Your task:
Extract the full set of records that follows, word for word.

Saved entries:
==*==
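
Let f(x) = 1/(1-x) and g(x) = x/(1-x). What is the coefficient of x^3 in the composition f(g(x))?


First simplify the composition: f(g(x)) = 1/(1 - x/(1-x)) = (1-x)/((1-x) - x) = (1-x)/(1-2x).
Now extract the coefficient. Write (1-x)/(1-2x) = 1/(1-2x) - x/(1-2x).
The coefficient of x^n in 1/(1-2x) is 2^n, and in x/(1-2x) is 2^(n-1) (for n >= 1).
So the coefficient of x^3 is 2^3 - 2^2 = 8 - 4 = 4.

4


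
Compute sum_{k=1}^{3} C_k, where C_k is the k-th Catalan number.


C_1 through C_3: 1, 2, 5
Sum = 1 + 2 + 5
= 8

8


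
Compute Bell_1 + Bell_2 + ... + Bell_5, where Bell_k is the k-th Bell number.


Recall Bell_k counts set partitions of a k-set (with Bell_0 = 1 by convention).
Bell_1 through Bell_5: 1, 2, 5, 15, 52
Sum = 1 + 2 + 5 + 15 + 52 = 75.

75


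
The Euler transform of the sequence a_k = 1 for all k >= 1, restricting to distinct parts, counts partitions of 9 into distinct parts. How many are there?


Partitions of 9 into distinct parts can be computed via generating function.
Product (1+x)(1+x^2)(1+x^3)...
The coefficient of x^9 = 8

8


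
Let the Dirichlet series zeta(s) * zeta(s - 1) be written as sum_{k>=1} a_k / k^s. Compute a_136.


Convolution gives a_k = sum_{d | k} d * 1 = sum_{d | k} d = sigma(k), the sum of positive divisors of k.
For k = 136, the divisors are 1, 2, 4, 8, 17, 34, 68, 136, so
sigma(136) = 1 + 2 + 4 + 8 + 17 + 34 + 68 + 136 = 270.

270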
==*==
Result of the task:
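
Let f(x) = 1/(1-x) and g(x) = x/(1-x). What is the coefficient of x^3 in the composition f(g(x))?


First simplify the composition: f(g(x)) = 1/(1 - x/(1-x)) = (1-x)/((1-x) - x) = (1-x)/(1-2x).
Now extract the coefficient. Write (1-x)/(1-2x) = 1/(1-2x) - x/(1-2x).
The coefficient of x^n in 1/(1-2x) is 2^n, and in x/(1-2x) is 2^(n-1) (for n >= 1).
So the coefficient of x^3 is 2^3 - 2^2 = 8 - 4 = 4.

4


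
Compute sum_{k=1}^{3} C_k, where C_k is the k-th Catalan number.


C_1 through C_3: 1, 2, 5
Sum = 1 + 2 + 5
= 8

8


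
Compute Bell_1 + Bell_2 + ... + Bell_5, where Bell_k is the k-th Bell number.


Recall Bell_k counts set partitions of a k-set (with Bell_0 = 1 by convention).
Bell_1 through Bell_5: 1, 2, 5, 15, 52
Sum = 1 + 2 + 5 + 15 + 52 = 75.

75


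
The Euler transform of the sequence a_k = 1 for all k >= 1, restricting to distinct parts, counts partitions of 9 into distinct parts. How many are there?


Partitions of 9 into distinct parts can be computed via generating function.
Product (1+x)(1+x^2)(1+x^3)...
The coefficient of x^9 = 8

8


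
Let the Dirichlet series zeta(s) * zeta(s - 1) be written as sum_{k>=1} a_k / k^s. Compute a_136.


Convolution gives a_k = sum_{d | k} d * 1 = sum_{d | k} d = sigma(k), the sum of positive divisors of k.
For k = 136, the divisors are 1, 2, 4, 8, 17, 34, 68, 136, so
sigma(136) = 1 + 2 + 4 + 8 + 17 + 34 + 68 + 136 = 270.

270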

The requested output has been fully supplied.